* _PROBLEM STATEMENT_: Where in the data does the word "Jonas" appear? Find those lines and copy them.

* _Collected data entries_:
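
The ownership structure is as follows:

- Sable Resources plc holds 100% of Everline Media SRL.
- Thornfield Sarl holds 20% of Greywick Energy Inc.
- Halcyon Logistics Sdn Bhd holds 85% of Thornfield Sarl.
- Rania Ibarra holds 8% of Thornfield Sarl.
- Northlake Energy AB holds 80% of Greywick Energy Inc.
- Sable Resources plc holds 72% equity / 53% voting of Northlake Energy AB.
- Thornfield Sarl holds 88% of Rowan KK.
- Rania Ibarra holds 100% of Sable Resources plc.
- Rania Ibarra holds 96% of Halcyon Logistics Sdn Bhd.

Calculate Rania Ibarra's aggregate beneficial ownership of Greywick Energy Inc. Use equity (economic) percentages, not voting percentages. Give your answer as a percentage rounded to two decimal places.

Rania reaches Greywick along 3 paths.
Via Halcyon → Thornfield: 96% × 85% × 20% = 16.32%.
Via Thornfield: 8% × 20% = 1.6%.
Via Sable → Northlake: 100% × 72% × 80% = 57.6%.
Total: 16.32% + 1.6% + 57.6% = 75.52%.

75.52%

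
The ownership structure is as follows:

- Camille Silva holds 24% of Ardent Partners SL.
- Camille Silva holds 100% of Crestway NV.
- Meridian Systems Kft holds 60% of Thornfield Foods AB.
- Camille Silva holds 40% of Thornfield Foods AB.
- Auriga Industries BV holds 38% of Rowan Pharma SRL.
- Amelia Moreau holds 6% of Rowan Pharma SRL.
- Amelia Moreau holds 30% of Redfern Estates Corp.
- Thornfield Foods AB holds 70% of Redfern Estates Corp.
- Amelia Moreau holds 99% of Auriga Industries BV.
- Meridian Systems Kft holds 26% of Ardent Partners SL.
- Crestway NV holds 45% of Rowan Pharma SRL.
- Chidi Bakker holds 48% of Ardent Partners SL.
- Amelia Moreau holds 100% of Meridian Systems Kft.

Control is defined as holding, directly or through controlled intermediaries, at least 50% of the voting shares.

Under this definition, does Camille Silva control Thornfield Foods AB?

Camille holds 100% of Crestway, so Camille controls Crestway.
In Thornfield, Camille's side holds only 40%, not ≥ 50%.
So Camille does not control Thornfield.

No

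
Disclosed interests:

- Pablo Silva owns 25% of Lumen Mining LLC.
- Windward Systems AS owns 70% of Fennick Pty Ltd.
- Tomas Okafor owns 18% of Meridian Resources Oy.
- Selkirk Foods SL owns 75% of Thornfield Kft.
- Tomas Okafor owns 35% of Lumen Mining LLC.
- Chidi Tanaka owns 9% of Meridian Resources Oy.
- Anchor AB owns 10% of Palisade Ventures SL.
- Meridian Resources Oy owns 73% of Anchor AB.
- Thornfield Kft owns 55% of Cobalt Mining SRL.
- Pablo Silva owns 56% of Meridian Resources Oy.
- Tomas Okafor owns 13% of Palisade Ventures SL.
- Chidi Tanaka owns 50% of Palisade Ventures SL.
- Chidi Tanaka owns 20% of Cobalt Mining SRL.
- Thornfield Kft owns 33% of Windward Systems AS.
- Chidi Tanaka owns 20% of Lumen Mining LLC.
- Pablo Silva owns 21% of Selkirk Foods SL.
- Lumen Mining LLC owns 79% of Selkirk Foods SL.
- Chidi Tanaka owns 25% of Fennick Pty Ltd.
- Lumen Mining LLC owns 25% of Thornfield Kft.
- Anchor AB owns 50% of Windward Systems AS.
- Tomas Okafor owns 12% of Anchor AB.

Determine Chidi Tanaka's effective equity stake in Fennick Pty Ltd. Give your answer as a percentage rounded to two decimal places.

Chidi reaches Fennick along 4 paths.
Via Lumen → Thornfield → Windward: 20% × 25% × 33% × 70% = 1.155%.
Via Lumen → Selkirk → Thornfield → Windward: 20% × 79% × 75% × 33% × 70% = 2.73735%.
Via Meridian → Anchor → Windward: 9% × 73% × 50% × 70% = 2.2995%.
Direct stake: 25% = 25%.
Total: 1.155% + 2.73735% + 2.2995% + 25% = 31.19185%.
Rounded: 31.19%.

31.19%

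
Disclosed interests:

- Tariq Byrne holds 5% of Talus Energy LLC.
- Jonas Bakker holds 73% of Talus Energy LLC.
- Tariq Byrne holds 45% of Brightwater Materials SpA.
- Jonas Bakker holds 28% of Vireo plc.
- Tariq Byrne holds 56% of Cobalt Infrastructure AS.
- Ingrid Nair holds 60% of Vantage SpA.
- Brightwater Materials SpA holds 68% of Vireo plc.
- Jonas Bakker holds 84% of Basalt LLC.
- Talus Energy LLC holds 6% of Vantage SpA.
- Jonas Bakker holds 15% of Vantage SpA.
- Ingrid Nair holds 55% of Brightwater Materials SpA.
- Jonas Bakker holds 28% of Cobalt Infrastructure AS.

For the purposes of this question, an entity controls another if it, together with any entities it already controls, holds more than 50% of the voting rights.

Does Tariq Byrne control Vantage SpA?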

* _OUTPUT BELOW_:
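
- Jonas Bakker holds 73% of Talus Energy LLC.
- Jonas Bakker holds 28% of Vireo plc.
- Jonas Bakker holds 84% of Basalt LLC.
- Jonas Bakker holds 15% of Vantage SpA.
- Jonas Bakker holds 28% of Cobalt Infrastructure AS.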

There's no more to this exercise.